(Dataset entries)
>>>>>

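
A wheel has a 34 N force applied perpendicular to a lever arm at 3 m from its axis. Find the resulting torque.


Given: F = 34 N, r = 3 m, angle = 90 deg (perpendicular)
Using tau = F * r * sin(90)
sin(90) = 1
tau = 34 * 3 * 1
tau = 102 Nm

102 Nm


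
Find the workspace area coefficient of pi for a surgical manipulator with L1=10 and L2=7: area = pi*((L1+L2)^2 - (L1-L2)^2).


Given: L1 = 10, L2 = 7
(L1+L2)^2 = (17)^2 = 289
(L1-L2)^2 = (3)^2 = 9
Difference = 289 - 9 = 280
This equals 4*L1*L2 = 4*10*7 = 280
Workspace area = 280*pi

280


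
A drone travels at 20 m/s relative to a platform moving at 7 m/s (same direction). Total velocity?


Given: object velocity = 20 m/s, platform velocity = 7 m/s (same direction)
Using classical velocity addition: v_total = v_object + v_platform
v_total = 20 + 7
v_total = 27 m/s

27 m/s


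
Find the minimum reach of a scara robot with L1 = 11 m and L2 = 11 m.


Given: L1 = 11 m, L2 = 11 m
For a 2-link planar arm, min reach = |L1 - L2| (second link folded back)
Min reach = |11 - 11|
Min reach = 0 m

0 m


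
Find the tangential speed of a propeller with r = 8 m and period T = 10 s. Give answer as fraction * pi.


Given: radius r = 8 m, period T = 10 s
Using v = 2*pi*r / T
v = 2*pi*8 / 10
v = 16*pi / 10
v = 8/5*pi m/s

8/5*pi m/s


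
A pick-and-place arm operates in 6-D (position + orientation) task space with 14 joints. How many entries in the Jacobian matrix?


Given: task space dimension = 6, joints = 14
Jacobian is a 6 x 14 matrix
Total entries = rows * columns
Total = 6 * 14
Total = 84

84


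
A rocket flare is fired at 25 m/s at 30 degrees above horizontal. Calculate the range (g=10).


Given: v0 = 25 m/s, theta = 30 deg, g = 10 m/s^2
sin(2*30) = sin(60) = sqrt(3)/2
Using R = v0^2 * sin(2*theta) / g
R = 25^2 * (sqrt(3)/2) / 10
R = 625 * sqrt(3) / 20
R = 125/4*sqrt(3) m

125/4*sqrt(3) m


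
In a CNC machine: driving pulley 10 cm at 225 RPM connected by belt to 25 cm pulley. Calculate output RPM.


Given: D1 = 10 cm, w1 = 225 RPM, D2 = 25 cm
Using D1*w1 = D2*w2
w2 = D1*w1 / D2
w2 = 10*225 / 25
w2 = 2250 / 25
w2 = 90 RPM

90 RPM


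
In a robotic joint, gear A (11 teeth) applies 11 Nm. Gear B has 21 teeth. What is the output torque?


Given: N1 = 11, N2 = 21, T1 = 11 Nm
Using T2/T1 = N2/N1
T2 = T1 * N2 / N1
T2 = 11 * 21 / 11
T2 = 231 / 11
T2 = 21 Nm

21 Nm


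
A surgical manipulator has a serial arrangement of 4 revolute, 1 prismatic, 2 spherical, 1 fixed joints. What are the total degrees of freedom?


Given: serial robot with 4 revolute, 1 prismatic, 2 spherical, 1 fixed joints
DOF contribution per joint type: revolute=1, prismatic=1, spherical=3, fixed=0
DOF = 4*1 + 1*1 + 2*3 + 1*0
DOF = 11

11


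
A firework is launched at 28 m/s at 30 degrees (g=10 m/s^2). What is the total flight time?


Given: v0 = 28 m/s, theta = 30 deg, g = 10 m/s^2
sin(30) = 1/2
Using T = 2*v0*sin(theta) / g
T = 2*28*1/2 / 10
T = 28 / 10
T = 14/5 s

14/5 s


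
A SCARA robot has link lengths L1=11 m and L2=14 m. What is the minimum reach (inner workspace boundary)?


Given: L1 = 11 m, L2 = 14 m
For a 2-link planar arm, min reach = |L1 - L2| (second link folded back)
Min reach = |11 - 14|
Min reach = 3 m

3 m


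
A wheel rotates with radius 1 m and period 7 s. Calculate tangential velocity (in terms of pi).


Given: radius r = 1 m, period T = 7 s
Using v = 2*pi*r / T
v = 2*pi*1 / 7
v = 2*pi / 7
v = 2/7*pi m/s

2/7*pi m/s


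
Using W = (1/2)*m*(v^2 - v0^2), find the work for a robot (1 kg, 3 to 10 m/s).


Given: m = 1 kg, v0 = 3 m/s, v = 10 m/s
Using W = (1/2)*m*(v^2 - v0^2)
v^2 = 10^2 = 100
v0^2 = 3^2 = 9
v^2 - v0^2 = 100 - 9 = 91
W = (1/2)*1*91 = 91/2 J

91/2 J


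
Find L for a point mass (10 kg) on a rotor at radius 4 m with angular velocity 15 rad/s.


Given: m = 10 kg, r = 4 m, omega = 15 rad/s
For a point mass: I = m*r^2
I = 10*4^2 = 10*16 = 160
L = I*omega = 160*15
L = 2400 kg*m^2/s

2400 kg*m^2/s


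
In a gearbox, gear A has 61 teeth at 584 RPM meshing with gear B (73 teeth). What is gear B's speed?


Given: N1 = 61 teeth, w1 = 584 RPM, N2 = 73 teeth
Using N1*w1 = N2*w2
w2 = N1*w1 / N2
w2 = 61*584 / 73
w2 = 35624 / 73
w2 = 488 RPM

488 RPM


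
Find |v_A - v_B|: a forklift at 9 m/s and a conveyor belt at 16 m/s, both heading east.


Given: v_A = 9 m/s east, v_B = 16 m/s east
Both move in the same direction; relative speed = |v_A - v_B|
|9 - 16| = |-7|
= 7 m/s

7 m/s


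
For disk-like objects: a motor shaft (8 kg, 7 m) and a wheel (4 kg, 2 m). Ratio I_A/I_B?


Given: M1=8 kg, R1=7 m, M2=4 kg, R2=2 m
For a disk: I = (1/2)*M*R^2, so I_A/I_B = (M1*R1^2)/(M2*R2^2)
M1*R1^2 = 8*49 = 392
M2*R2^2 = 4*4 = 16
I_A/I_B = 392/16 = 49/2

49/2


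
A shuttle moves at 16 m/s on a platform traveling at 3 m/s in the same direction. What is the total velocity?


Given: object velocity = 16 m/s, platform velocity = 3 m/s (same direction)
Using classical velocity addition: v_total = v_object + v_platform
v_total = 16 + 3
v_total = 19 m/s

19 m/s


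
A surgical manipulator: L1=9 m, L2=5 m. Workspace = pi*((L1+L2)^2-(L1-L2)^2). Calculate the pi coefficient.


Given: L1 = 9, L2 = 5
(L1+L2)^2 = (14)^2 = 196
(L1-L2)^2 = (4)^2 = 16
Difference = 196 - 16 = 180
This equals 4*L1*L2 = 4*9*5 = 180
Workspace area = 180*pi

180


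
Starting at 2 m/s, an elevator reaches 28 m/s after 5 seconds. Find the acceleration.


Given: initial velocity v0 = 2 m/s, final velocity v = 28 m/s, time t = 5 s
Using a = (v - v0) / t
a = (28 - 2) / 5
a = 26 / 5
a = 26/5 m/s^2

26/5 m/s^2


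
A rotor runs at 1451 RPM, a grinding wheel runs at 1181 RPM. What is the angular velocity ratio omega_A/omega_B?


Given: RPM_A = 1451, RPM_B = 1181
omega = 2*pi*RPM/60, so omega_A/omega_B = RPM_A / RPM_B
omega_A/omega_B = 1451 / 1181
omega_A/omega_B = 1451/1181

1451/1181


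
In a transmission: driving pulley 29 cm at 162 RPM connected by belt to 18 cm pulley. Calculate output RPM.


Given: D1 = 29 cm, w1 = 162 RPM, D2 = 18 cm
Using D1*w1 = D2*w2
w2 = D1*w1 / D2
w2 = 29*162 / 18
w2 = 4698 / 18
w2 = 261 RPM

261 RPM


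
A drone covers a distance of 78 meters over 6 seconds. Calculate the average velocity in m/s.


Given: distance d = 78 m, time t = 6 s
Using v = d / t
v = 78 / 6
v = 13 m/s

13 m/s


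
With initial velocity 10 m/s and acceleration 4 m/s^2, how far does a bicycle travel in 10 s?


Given: v0 = 10 m/s, a = 4 m/s^2, t = 10 s
Using s = v0*t + (1/2)*a*t^2
s = 10*10 + (1/2)*4*10^2
s = 100 + (1/2)*400
s = 100 + 200
s = 300

300 m


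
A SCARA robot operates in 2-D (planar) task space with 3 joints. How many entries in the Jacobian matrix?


Given: task space dimension = 2, joints = 3
Jacobian is a 2 x 3 matrix
Total entries = rows * columns
Total = 2 * 3
Total = 6

6


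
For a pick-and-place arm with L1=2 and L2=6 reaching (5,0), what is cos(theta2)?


Given: L1 = 2, L2 = 6, target (x, y) = (5, 0)
Using cos(theta2) = (x^2 + y^2 - L1^2 - L2^2) / (2*L1*L2)
x^2 + y^2 = 5^2 + 0 = 25
L1^2 + L2^2 = 4 + 36 = 40
Numerator = 25 - 40 = -15
Denominator = 2*2*6 = 24
cos(theta2) = -15/24 = -5/8

-5/8


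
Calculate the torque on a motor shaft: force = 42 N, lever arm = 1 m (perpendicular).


Given: F = 42 N, r = 1 m, angle = 90 deg (perpendicular)
Using tau = F * r * sin(90)
sin(90) = 1
tau = 42 * 1 * 1
tau = 42 Nm

42 Nm


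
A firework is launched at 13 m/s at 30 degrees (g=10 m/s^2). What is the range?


Given: v0 = 13 m/s, theta = 30 deg, g = 10 m/s^2
sin(2*30) = sin(60) = sqrt(3)/2
Using R = v0^2 * sin(2*theta) / g
R = 13^2 * (sqrt(3)/2) / 10
R = 169 * sqrt(3) / 20
R = 169/20*sqrt(3) m

169/20*sqrt(3) m


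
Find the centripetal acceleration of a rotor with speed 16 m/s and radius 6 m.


Given: v = 16 m/s, r = 6 m
Using a_c = v^2 / r
a_c = 16^2 / 6
a_c = 256 / 6
a_c = 128/3 m/s^2

128/3 m/s^2


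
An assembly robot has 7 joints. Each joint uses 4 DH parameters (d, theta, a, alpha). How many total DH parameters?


Given: 7 joints, 4 DH parameters per joint (d, theta, a, alpha)
Total DH parameters = number_of_joints * 4
Total = 7 * 4
Total = 28

28


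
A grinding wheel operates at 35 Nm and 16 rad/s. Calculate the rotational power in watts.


Given: tau = 35 Nm, omega = 16 rad/s
Using P = tau * omega
P = 35 * 16
P = 560 W

560 W


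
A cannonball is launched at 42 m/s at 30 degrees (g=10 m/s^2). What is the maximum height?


Given: v0 = 42 m/s, theta = 30 deg, g = 10 m/s^2
sin^2(30) = 1/4
Using H = v0^2 * sin^2(theta) / (2*g)
H = 42^2 * 1/4 / (2*10)
H = 1764 * 1/4 / 20
H = 441 / 20
H = 441/20 m

441/20 m


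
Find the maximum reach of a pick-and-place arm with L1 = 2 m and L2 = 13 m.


Given: L1 = 2 m, L2 = 13 m
For a 2-link planar arm, max reach = L1 + L2 (fully extended)
Max reach = 2 + 13
Max reach = 15 m

15 m


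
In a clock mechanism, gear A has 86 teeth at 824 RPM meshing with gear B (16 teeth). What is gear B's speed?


Given: N1 = 86 teeth, w1 = 824 RPM, N2 = 16 teeth
Using N1*w1 = N2*w2
w2 = N1*w1 / N2
w2 = 86*824 / 16
w2 = 70864 / 16
w2 = 4429 RPM

4429 RPM


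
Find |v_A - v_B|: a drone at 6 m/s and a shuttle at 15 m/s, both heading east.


Given: v_A = 6 m/s east, v_B = 15 m/s east
Both move in the same direction; relative speed = |v_A - v_B|
|6 - 15| = |-9|
= 9 m/s

9 m/s


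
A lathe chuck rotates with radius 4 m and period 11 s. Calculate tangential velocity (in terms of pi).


Given: radius r = 4 m, period T = 11 s
Using v = 2*pi*r / T
v = 2*pi*4 / 11
v = 8*pi / 11
v = 8/11*pi m/s

8/11*pi m/s


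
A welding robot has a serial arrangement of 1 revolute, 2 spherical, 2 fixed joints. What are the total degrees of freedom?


Given: serial robot with 1 revolute, 2 spherical, 2 fixed joints
DOF contribution per joint type: revolute=1, prismatic=1, spherical=3, fixed=0
DOF = 1*1 + 2*3 + 2*0
DOF = 7

7


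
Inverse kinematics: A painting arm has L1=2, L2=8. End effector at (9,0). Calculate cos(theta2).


Given: L1 = 2, L2 = 8, target (x, y) = (9, 0)
Using cos(theta2) = (x^2 + y^2 - L1^2 - L2^2) / (2*L1*L2)
x^2 + y^2 = 9^2 + 0 = 81
L1^2 + L2^2 = 4 + 64 = 68
Numerator = 81 - 68 = 13
Denominator = 2*2*8 = 32
cos(theta2) = 13/32 = 13/32

13/32


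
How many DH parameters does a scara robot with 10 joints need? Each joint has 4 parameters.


Given: 10 joints, 4 DH parameters per joint (d, theta, a, alpha)
Total DH parameters = number_of_joints * 4
Total = 10 * 4
Total = 40

40


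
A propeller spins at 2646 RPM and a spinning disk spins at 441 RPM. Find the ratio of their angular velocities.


Given: RPM_A = 2646, RPM_B = 441
omega = 2*pi*RPM/60, so omega_A/omega_B = RPM_A / RPM_B
omega_A/omega_B = 2646 / 441
omega_A/omega_B = 6

6


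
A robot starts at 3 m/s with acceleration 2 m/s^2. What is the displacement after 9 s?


Given: v0 = 3 m/s, a = 2 m/s^2, t = 9 s
Using s = v0*t + (1/2)*a*t^2
s = 3*9 + (1/2)*2*9^2
s = 27 + (1/2)*162
s = 27 + 81
s = 108

108 m


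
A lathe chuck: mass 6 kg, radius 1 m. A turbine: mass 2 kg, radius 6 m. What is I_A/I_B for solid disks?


Given: M1=6 kg, R1=1 m, M2=2 kg, R2=6 m
For a disk: I = (1/2)*M*R^2, so I_A/I_B = (M1*R1^2)/(M2*R2^2)
M1*R1^2 = 6*1 = 6
M2*R2^2 = 2*36 = 72
I_A/I_B = 6/72 = 1/12

1/12


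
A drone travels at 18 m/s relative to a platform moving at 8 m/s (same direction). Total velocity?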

<<<<<

Print the line with "A robot starts" and every line after it in the entries above, exactly as written. Leave out all other lines.

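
A robot starts at 3 m/s with acceleration 2 m/s^2. What is the displacement after 9 s?


Given: v0 = 3 m/s, a = 2 m/s^2, t = 9 s
Using s = v0*t + (1/2)*a*t^2
s = 3*9 + (1/2)*2*9^2
s = 27 + (1/2)*162
s = 27 + 81
s = 108

108 m


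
A lathe chuck: mass 6 kg, radius 1 m. A turbine: mass 2 kg, radius 6 m. What is I_A/I_B for solid disks?


Given: M1=6 kg, R1=1 m, M2=2 kg, R2=6 m
For a disk: I = (1/2)*M*R^2, so I_A/I_B = (M1*R1^2)/(M2*R2^2)
M1*R1^2 = 6*1 = 6
M2*R2^2 = 2*36 = 72
I_A/I_B = 6/72 = 1/12

1/12


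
A drone travels at 18 m/s relative to a platform moving at 8 m/s (same direction). Total velocity?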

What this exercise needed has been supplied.